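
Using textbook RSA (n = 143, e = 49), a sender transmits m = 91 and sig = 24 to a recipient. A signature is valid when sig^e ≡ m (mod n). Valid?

no

Squares mod 143: sig^1≡24, sig^2≡4, sig^4≡16, sig^8≡113, sig^16≡42, sig^32≡48
49 = 32 + 16 + 1, so sig^49 ≡ 48·42·24 ≡ 50 (mod 143)
sig^49 mod 143 = 50, but m = 91.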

------------------------------------------------------------

THE PROBLEM.
Please transcribe the material above in full, keeping every character intact.

OUTPUT OF THE EXERCISE.
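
Using textbook RSA (n = 143, e = 49), a sender transmits m = 91 and sig = 24 to a recipient. A signature is valid when sig^e ≡ m (mod n). Valid?

no

Squares mod 143: sig^1≡24, sig^2≡4, sig^4≡16, sig^8≡113, sig^16≡42, sig^32≡48
49 = 32 + 16 + 1, so sig^49 ≡ 48·42·24 ≡ 50 (mod 143)
sig^49 mod 143 = 50, but m = 91.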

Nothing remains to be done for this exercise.